Segment Start: DATASET RECORDS

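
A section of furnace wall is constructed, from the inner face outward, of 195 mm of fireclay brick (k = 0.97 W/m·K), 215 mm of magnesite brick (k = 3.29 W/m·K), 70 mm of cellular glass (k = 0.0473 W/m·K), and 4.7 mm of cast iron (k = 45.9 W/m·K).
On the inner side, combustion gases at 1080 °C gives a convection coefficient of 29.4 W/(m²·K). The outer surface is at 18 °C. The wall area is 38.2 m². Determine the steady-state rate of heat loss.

Using the resistance-network approach (series):
R_inner film = 1/(h_i·A) = 1/(29.4×38.2) = 8.904×10^-4 K/W
R_fireclay brick = L/(kA) = 0.195/(0.97×38.2) = 0.005263 K/W
R_magnesite brick = L/(kA) = 0.215/(3.29×38.2) = 0.001711 K/W
R_cellular glass = L/(kA) = 0.07/(0.0473×38.2) = 0.03874 K/W
R_cast iron = L/(kA) = 0.0047/(45.9×38.2) = 2.681×10^-6 K/W
R_total = 0.04661 K/W
Q = ΔT / R_total = 1062 / 0.04661

Q ≈ 22800 W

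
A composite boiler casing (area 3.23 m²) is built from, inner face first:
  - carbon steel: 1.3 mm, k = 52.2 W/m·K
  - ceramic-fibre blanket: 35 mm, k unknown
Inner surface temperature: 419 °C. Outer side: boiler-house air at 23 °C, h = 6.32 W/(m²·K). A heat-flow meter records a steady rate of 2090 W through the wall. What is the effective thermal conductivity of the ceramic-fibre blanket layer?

Model the wall as resistances in series:
R_carbon steel = L/(kA) = 0.0013/(52.2×3.23) = 7.71×10^-6 K/W
R_outer film = 1/(h_o·A) = 1/(6.32×3.23) = 0.04899 K/W
Sum of known resistances R_other = 0.04899 K/W
Total R = ΔT/Q = 396/2090 = 0.1895 K/W
R_ceramic-fibre blanket = R_total − R_other = 0.1405 K/W
k = L/(R·A) = 0.035/(0.1405×3.23)

k ≈ 0.0771 W/(m·K)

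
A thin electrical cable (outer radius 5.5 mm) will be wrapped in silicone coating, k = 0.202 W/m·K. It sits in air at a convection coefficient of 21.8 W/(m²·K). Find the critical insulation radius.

For a cylinder r_cr = k/h = 0.202/21.8
r_cr = 9.27 mm; since the bare radius (5.5 mm) is below r_cr, adding a thin layer of insulation will *increase* heat loss.

r_cr ≈ 9.27 mm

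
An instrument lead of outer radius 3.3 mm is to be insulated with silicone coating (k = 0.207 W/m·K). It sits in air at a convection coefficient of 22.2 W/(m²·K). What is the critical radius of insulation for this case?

For a cylinder r_cr = k/h = 0.207/22.2
r_cr = 9.32 mm; since the bare radius (3.3 mm) is below r_cr, adding a thin layer of insulation will *increase* heat loss.

r_cr ≈ 9.32 mm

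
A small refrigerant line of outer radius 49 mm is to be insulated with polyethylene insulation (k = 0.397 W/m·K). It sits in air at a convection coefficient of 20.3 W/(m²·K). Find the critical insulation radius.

r_cr ≈ 19.6 mm

For a cylinder r_cr = k/h = 0.397/20.3
r_cr = 19.6 mm; since the bare radius (49 mm) is above r_cr, any added insulation will reduce heat loss.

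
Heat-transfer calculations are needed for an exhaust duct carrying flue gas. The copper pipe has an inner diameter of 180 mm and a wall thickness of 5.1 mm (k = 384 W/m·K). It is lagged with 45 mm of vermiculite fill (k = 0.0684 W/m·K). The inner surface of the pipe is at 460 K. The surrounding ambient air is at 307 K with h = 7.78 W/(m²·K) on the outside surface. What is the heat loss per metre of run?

Treating each annulus and film as a series resistance:
R_copper pipe wall = ln(95.1/90)/(2π×384×1) = 2.285×10^-5 K/W
R_vermiculite fill = ln(140.1/95.1)/(2π×0.0684×1) = 0.9015 K/W
R_outer film = 1/(h_o·2πr_oL) = 1/(7.78×2π×0.1401×1) = 0.146 K/W
R_total = 1.048 K/W
Q = ΔT/R_total = 153/1.048

q′ ≈ 146 W/m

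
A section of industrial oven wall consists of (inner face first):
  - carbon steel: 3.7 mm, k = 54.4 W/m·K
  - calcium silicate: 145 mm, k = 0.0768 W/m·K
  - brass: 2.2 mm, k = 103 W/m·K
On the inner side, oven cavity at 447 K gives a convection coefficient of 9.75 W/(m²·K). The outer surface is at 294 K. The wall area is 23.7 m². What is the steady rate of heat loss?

Q ≈ 1820 W

Treating each layer as a thermal resistance in series:
R_inner film = 1/(h_i·A) = 1/(9.75×23.7) = 0.004328 K/W
R_carbon steel = L/(kA) = 0.0037/(54.4×23.7) = 2.87×10^-6 K/W
R_calcium silicate = L/(kA) = 0.145/(0.0768×23.7) = 0.07966 K/W
R_brass = L/(kA) = 0.0022/(103×23.7) = 9.012×10^-7 K/W
R_total = 0.08399 K/W
Q = ΔT / R_total = 153 / 0.08399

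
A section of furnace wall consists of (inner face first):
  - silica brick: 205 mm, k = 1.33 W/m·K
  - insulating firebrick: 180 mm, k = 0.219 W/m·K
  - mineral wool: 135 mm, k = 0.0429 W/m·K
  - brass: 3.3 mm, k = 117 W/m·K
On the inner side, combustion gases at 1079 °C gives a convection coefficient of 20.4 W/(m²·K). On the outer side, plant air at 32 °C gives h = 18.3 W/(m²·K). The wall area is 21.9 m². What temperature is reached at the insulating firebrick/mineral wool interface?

T ≈ 825 °C

Model the wall as resistances in series:
R_inner film = 1/(h_i·A) = 1/(20.4×21.9) = 0.002238 K/W
R_silica brick = L/(kA) = 0.205/(1.33×21.9) = 0.007038 K/W
R_insulating firebrick = L/(kA) = 0.18/(0.219×21.9) = 0.03753 K/W
R_mineral wool = L/(kA) = 0.135/(0.0429×21.9) = 0.1437 K/W
R_brass = L/(kA) = 0.0033/(117×21.9) = 1.288×10^-6 K/W
R_outer film = 1/(h_o·A) = 1/(18.3×21.9) = 0.002495 K/W
R_total = 0.193 K/W;  Q = ΔT/R_total = 1047/0.193 = 5425 W
T_interface = T_inner − Q·ΣR(inner→interface) = 1079 − 5430×0.04681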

Segment End: DATASET RECORDS

§ **EXERCISE DIRECTIONS**: Exact copies of all the lines above are required.

§ **FINAL ANSWER**:
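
A section of furnace wall is constructed, from the inner face outward, of 195 mm of fireclay brick (k = 0.97 W/m·K), 215 mm of magnesite brick (k = 3.29 W/m·K), 70 mm of cellular glass (k = 0.0473 W/m·K), and 4.7 mm of cast iron (k = 45.9 W/m·K).
On the inner side, combustion gases at 1080 °C gives a convection coefficient of 29.4 W/(m²·K). The outer surface is at 18 °C. The wall area is 38.2 m². Determine the steady-state rate of heat loss.

Using the resistance-network approach (series):
R_inner film = 1/(h_i·A) = 1/(29.4×38.2) = 8.904×10^-4 K/W
R_fireclay brick = L/(kA) = 0.195/(0.97×38.2) = 0.005263 K/W
R_magnesite brick = L/(kA) = 0.215/(3.29×38.2) = 0.001711 K/W
R_cellular glass = L/(kA) = 0.07/(0.0473×38.2) = 0.03874 K/W
R_cast iron = L/(kA) = 0.0047/(45.9×38.2) = 2.681×10^-6 K/W
R_total = 0.04661 K/W
Q = ΔT / R_total = 1062 / 0.04661

Q ≈ 22800 W

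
A composite boiler casing (area 3.23 m²) is built from, inner face first:
  - carbon steel: 1.3 mm, k = 52.2 W/m·K
  - ceramic-fibre blanket: 35 mm, k unknown
Inner surface temperature: 419 °C. Outer side: boiler-house air at 23 °C, h = 6.32 W/(m²·K). A heat-flow meter records a steady rate of 2090 W through the wall. What is the effective thermal conductivity of the ceramic-fibre blanket layer?

Model the wall as resistances in series:
R_carbon steel = L/(kA) = 0.0013/(52.2×3.23) = 7.71×10^-6 K/W
R_outer film = 1/(h_o·A) = 1/(6.32×3.23) = 0.04899 K/W
Sum of known resistances R_other = 0.04899 K/W
Total R = ΔT/Q = 396/2090 = 0.1895 K/W
R_ceramic-fibre blanket = R_total − R_other = 0.1405 K/W
k = L/(R·A) = 0.035/(0.1405×3.23)

k ≈ 0.0771 W/(m·K)

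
A thin electrical cable (outer radius 5.5 mm) will be wrapped in silicone coating, k = 0.202 W/m·K. It sits in air at a convection coefficient of 21.8 W/(m²·K). Find the critical insulation radius.

For a cylinder r_cr = k/h = 0.202/21.8
r_cr = 9.27 mm; since the bare radius (5.5 mm) is below r_cr, adding a thin layer of insulation will *increase* heat loss.

r_cr ≈ 9.27 mm

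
An instrument lead of outer radius 3.3 mm is to be insulated with silicone coating (k = 0.207 W/m·K). It sits in air at a convection coefficient of 22.2 W/(m²·K). What is the critical radius of insulation for this case?

For a cylinder r_cr = k/h = 0.207/22.2
r_cr = 9.32 mm; since the bare radius (3.3 mm) is below r_cr, adding a thin layer of insulation will *increase* heat loss.

r_cr ≈ 9.32 mm

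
A small refrigerant line of outer radius 49 mm is to be insulated with polyethylene insulation (k = 0.397 W/m·K). It sits in air at a convection coefficient of 20.3 W/(m²·K). Find the critical insulation radius.

r_cr ≈ 19.6 mm

For a cylinder r_cr = k/h = 0.397/20.3
r_cr = 19.6 mm; since the bare radius (49 mm) is above r_cr, any added insulation will reduce heat loss.

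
Heat-transfer calculations are needed for an exhaust duct carrying flue gas. The copper pipe has an inner diameter of 180 mm and a wall thickness of 5.1 mm (k = 384 W/m·K). It is lagged with 45 mm of vermiculite fill (k = 0.0684 W/m·K). The inner surface of the pipe is at 460 K. The surrounding ambient air is at 307 K with h = 7.78 W/(m²·K) on the outside surface. What is the heat loss per metre of run?

Treating each annulus and film as a series resistance:
R_copper pipe wall = ln(95.1/90)/(2π×384×1) = 2.285×10^-5 K/W
R_vermiculite fill = ln(140.1/95.1)/(2π×0.0684×1) = 0.9015 K/W
R_outer film = 1/(h_o·2πr_oL) = 1/(7.78×2π×0.1401×1) = 0.146 K/W
R_total = 1.048 K/W
Q = ΔT/R_total = 153/1.048

q′ ≈ 146 W/m

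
A section of industrial oven wall consists of (inner face first):
  - carbon steel: 3.7 mm, k = 54.4 W/m·K
  - calcium silicate: 145 mm, k = 0.0768 W/m·K
  - brass: 2.2 mm, k = 103 W/m·K
On the inner side, oven cavity at 447 K gives a convection coefficient of 9.75 W/(m²·K). The outer surface is at 294 K. The wall area is 23.7 m². What is the steady rate of heat loss?

Q ≈ 1820 W

Treating each layer as a thermal resistance in series:
R_inner film = 1/(h_i·A) = 1/(9.75×23.7) = 0.004328 K/W
R_carbon steel = L/(kA) = 0.0037/(54.4×23.7) = 2.87×10^-6 K/W
R_calcium silicate = L/(kA) = 0.145/(0.0768×23.7) = 0.07966 K/W
R_brass = L/(kA) = 0.0022/(103×23.7) = 9.012×10^-7 K/W
R_total = 0.08399 K/W
Q = ΔT / R_total = 153 / 0.08399

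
A section of furnace wall consists of (inner face first):
  - silica brick: 205 mm, k = 1.33 W/m·K
  - insulating firebrick: 180 mm, k = 0.219 W/m·K
  - mineral wool: 135 mm, k = 0.0429 W/m·K
  - brass: 3.3 mm, k = 117 W/m·K
On the inner side, combustion gases at 1079 °C gives a convection coefficient of 20.4 W/(m²·K). On the outer side, plant air at 32 °C gives h = 18.3 W/(m²·K). The wall area is 21.9 m². What temperature is reached at the insulating firebrick/mineral wool interface?

T ≈ 825 °C

Model the wall as resistances in series:
R_inner film = 1/(h_i·A) = 1/(20.4×21.9) = 0.002238 K/W
R_silica brick = L/(kA) = 0.205/(1.33×21.9) = 0.007038 K/W
R_insulating firebrick = L/(kA) = 0.18/(0.219×21.9) = 0.03753 K/W
R_mineral wool = L/(kA) = 0.135/(0.0429×21.9) = 0.1437 K/W
R_brass = L/(kA) = 0.0033/(117×21.9) = 1.288×10^-6 K/W
R_outer film = 1/(h_o·A) = 1/(18.3×21.9) = 0.002495 K/W
R_total = 0.193 K/W;  Q = ΔT/R_total = 1047/0.193 = 5425 W
T_interface = T_inner − Q·ΣR(inner→interface) = 1079 − 5430×0.04681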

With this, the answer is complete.